== Records for the task ==
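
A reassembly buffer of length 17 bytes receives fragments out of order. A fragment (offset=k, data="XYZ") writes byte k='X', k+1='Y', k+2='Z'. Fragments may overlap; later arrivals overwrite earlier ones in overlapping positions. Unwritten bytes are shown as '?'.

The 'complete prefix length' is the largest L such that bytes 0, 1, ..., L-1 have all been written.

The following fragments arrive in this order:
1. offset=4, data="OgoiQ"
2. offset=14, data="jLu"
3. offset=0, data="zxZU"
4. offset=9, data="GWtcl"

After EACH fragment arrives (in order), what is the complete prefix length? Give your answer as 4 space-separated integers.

Fragment 1: offset=4 data="OgoiQ" -> buffer=????OgoiQ???????? -> prefix_len=0
Fragment 2: offset=14 data="jLu" -> buffer=????OgoiQ?????jLu -> prefix_len=0
Fragment 3: offset=0 data="zxZU" -> buffer=zxZUOgoiQ?????jLu -> prefix_len=9
Fragment 4: offset=9 data="GWtcl" -> buffer=zxZUOgoiQGWtcljLu -> prefix_len=17

Answer: 0 0 9 17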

== Task item ==
Lines with "fragments": find them in the data and copy each one.

== Worked solution ==
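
A reassembly buffer of length 17 bytes receives fragments out of order. A fragment (offset=k, data="XYZ") writes byte k='X', k+1='Y', k+2='Z'. Fragments may overlap; later arrivals overwrite earlier ones in overlapping positions. Unwritten bytes are shown as '?'.
The following fragments arrive in this order: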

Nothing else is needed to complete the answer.